--- START ---

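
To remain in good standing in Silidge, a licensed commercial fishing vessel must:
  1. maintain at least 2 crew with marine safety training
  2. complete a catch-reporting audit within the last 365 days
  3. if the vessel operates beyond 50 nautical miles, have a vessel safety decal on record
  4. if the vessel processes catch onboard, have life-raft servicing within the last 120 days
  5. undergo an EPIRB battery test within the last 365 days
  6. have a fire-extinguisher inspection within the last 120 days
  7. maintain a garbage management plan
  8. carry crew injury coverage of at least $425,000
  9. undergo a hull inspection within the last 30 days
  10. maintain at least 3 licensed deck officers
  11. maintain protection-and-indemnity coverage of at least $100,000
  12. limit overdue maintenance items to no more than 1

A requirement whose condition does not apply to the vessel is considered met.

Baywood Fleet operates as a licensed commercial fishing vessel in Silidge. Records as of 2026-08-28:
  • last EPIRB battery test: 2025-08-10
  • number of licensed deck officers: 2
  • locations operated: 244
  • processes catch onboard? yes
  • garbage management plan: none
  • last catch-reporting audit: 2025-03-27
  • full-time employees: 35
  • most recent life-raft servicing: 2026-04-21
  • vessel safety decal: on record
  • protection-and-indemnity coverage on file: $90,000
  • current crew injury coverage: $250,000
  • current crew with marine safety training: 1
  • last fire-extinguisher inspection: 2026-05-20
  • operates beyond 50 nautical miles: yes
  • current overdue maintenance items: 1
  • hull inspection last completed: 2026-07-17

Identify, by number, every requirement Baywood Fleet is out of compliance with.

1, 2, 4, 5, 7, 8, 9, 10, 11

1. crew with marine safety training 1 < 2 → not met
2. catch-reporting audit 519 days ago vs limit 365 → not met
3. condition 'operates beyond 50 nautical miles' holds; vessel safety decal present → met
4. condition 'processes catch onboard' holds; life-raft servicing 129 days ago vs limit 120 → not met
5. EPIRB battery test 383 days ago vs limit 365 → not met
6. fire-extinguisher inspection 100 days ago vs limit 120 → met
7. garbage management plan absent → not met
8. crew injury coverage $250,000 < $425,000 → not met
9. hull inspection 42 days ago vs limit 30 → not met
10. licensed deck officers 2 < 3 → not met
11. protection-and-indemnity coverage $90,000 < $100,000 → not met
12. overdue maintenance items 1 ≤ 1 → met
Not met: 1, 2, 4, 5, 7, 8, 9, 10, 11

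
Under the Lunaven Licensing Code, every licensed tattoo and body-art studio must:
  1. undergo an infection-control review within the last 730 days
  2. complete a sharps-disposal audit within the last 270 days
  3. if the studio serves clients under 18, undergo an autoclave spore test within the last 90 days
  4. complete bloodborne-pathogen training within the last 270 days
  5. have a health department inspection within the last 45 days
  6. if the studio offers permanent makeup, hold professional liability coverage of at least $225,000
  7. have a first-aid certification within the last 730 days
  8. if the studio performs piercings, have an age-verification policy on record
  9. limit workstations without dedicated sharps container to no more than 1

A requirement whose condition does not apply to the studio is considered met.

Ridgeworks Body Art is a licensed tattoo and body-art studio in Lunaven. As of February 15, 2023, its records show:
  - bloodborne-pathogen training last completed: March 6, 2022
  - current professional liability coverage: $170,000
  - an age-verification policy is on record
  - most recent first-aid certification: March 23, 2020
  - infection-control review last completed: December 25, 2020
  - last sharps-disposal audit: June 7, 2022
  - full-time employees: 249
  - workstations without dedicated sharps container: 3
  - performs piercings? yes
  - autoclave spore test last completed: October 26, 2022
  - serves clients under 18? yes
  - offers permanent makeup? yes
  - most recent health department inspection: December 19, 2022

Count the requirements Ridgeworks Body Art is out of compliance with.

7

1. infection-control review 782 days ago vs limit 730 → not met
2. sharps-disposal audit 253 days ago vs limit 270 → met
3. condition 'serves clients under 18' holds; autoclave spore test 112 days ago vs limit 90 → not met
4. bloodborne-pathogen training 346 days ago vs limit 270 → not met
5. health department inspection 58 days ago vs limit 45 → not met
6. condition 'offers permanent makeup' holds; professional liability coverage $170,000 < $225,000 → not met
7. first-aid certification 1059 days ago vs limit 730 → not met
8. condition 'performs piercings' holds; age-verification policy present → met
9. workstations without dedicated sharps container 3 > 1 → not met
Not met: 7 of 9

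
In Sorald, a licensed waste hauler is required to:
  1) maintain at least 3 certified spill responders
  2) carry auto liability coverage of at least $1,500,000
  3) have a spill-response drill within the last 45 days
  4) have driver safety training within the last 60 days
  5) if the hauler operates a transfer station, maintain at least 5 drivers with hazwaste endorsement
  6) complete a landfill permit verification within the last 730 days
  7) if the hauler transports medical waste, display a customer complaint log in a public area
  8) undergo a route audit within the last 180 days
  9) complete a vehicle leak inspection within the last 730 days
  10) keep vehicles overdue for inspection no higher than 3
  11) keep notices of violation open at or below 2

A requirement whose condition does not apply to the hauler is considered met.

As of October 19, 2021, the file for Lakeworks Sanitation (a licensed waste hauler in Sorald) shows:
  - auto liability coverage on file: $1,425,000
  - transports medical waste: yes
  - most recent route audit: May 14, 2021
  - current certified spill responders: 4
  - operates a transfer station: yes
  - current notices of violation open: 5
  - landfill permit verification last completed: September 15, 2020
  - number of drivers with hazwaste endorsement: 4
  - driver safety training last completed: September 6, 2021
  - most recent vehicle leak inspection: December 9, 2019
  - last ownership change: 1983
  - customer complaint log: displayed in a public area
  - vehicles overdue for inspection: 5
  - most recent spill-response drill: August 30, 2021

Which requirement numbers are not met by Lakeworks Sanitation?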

--- END ---
--- START ---

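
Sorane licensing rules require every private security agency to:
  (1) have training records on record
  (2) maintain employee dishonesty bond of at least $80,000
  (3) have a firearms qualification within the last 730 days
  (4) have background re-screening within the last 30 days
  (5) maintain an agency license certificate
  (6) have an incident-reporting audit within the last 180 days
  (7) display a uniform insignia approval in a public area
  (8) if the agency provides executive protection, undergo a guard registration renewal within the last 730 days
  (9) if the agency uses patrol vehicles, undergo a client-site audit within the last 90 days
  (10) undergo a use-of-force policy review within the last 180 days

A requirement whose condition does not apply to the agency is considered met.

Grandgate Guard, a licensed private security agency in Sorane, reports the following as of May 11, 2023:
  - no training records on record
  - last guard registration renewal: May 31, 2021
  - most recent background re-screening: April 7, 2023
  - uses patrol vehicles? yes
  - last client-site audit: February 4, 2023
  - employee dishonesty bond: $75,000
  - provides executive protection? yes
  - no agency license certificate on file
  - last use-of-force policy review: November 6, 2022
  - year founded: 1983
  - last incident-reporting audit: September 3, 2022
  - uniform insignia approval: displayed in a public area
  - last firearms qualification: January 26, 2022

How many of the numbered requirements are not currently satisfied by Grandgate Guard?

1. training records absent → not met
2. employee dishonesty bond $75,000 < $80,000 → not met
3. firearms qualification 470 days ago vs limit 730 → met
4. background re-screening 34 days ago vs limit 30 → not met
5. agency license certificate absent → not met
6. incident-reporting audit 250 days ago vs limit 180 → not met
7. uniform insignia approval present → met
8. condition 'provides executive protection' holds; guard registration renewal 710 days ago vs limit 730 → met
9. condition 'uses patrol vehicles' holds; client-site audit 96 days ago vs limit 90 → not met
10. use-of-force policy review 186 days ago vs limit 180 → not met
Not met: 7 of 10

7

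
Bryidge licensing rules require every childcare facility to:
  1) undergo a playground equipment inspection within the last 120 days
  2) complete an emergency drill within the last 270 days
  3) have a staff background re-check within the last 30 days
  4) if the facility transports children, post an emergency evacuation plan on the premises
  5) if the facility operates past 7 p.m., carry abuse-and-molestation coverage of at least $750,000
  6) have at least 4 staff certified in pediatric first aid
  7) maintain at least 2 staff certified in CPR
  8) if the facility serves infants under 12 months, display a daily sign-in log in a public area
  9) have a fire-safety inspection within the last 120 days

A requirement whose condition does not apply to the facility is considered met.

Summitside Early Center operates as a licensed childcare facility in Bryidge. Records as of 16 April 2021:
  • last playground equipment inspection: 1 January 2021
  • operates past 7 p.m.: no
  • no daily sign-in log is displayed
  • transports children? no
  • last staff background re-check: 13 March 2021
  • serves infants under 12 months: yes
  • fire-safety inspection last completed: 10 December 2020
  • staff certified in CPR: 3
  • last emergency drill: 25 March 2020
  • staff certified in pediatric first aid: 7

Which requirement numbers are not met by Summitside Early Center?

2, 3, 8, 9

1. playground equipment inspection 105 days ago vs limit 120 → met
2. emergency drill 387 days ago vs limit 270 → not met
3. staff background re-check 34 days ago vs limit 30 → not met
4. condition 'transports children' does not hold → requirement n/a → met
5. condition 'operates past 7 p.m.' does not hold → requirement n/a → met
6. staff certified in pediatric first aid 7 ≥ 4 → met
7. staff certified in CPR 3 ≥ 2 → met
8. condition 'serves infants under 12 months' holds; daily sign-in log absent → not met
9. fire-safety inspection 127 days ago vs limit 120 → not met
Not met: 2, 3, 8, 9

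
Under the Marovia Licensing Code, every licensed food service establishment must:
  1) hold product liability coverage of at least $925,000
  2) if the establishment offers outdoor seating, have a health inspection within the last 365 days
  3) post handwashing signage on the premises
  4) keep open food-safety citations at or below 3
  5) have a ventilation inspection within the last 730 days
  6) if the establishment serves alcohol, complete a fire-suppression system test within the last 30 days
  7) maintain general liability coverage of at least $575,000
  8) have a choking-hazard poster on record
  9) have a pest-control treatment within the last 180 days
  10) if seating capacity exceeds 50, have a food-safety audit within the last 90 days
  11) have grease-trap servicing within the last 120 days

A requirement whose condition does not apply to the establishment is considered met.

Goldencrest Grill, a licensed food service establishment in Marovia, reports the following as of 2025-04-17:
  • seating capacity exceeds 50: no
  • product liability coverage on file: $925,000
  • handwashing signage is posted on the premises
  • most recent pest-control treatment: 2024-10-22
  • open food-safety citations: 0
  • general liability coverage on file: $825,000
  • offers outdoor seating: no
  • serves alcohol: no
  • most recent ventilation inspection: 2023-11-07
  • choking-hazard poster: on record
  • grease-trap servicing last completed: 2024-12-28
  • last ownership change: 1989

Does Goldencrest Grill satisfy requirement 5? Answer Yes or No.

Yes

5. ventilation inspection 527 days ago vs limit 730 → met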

--- END ---

Task description » Set down precisely the lines above between the line holding "6) if the establishment" and the line holding "9) have a pest-control", inclusive, and nothing beyond them.

Your response »
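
  6) if the establishment serves alcohol, complete a fire-suppression system test within the last 30 days
  7) maintain general liability coverage of at least $575,000
  8) have a choking-hazard poster on record
  9) have a pest-control treatment within the last 180 days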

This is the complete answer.